» Exercise description
Transcribe the listing below only from the line with "1. adv P0 via NH2 lp=5 aslen=3 med=3" up to and including the line with "7. adv P1 via NH0 lp=4 aslen=3 med=2".

» Given information

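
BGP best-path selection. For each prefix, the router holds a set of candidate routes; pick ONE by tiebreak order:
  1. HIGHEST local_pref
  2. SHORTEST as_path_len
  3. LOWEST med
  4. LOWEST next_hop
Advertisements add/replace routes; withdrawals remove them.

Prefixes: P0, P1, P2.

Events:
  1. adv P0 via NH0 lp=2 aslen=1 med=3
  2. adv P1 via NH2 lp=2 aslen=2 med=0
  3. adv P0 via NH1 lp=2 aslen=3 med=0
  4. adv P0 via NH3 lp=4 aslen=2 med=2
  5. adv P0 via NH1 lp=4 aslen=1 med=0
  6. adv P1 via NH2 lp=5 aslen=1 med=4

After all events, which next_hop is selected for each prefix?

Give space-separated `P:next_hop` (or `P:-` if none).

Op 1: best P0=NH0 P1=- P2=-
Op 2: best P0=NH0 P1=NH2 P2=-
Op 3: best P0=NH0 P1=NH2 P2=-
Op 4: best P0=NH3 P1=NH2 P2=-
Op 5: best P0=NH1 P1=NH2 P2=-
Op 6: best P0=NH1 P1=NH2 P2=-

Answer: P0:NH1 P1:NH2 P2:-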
---
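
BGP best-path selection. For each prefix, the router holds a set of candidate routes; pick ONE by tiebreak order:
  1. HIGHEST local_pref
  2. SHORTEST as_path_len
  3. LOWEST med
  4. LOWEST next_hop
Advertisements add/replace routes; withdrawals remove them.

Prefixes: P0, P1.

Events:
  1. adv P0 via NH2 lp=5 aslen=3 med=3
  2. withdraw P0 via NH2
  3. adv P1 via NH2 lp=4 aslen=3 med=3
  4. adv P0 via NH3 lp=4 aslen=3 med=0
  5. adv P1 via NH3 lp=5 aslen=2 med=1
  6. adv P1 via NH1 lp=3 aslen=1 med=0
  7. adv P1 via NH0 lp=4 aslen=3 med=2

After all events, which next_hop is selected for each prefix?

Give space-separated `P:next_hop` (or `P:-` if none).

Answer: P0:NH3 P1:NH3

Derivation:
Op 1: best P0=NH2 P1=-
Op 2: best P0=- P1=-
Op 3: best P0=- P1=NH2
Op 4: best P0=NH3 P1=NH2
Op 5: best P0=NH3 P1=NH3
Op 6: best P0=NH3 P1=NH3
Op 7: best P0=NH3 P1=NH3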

» Solution for this task
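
  1. adv P0 via NH2 lp=5 aslen=3 med=3
  2. withdraw P0 via NH2
  3. adv P1 via NH2 lp=4 aslen=3 med=3
  4. adv P0 via NH3 lp=4 aslen=3 med=0
  5. adv P1 via NH3 lp=5 aslen=2 med=1
  6. adv P1 via NH1 lp=3 aslen=1 med=0
  7. adv P1 via NH0 lp=4 aslen=3 med=2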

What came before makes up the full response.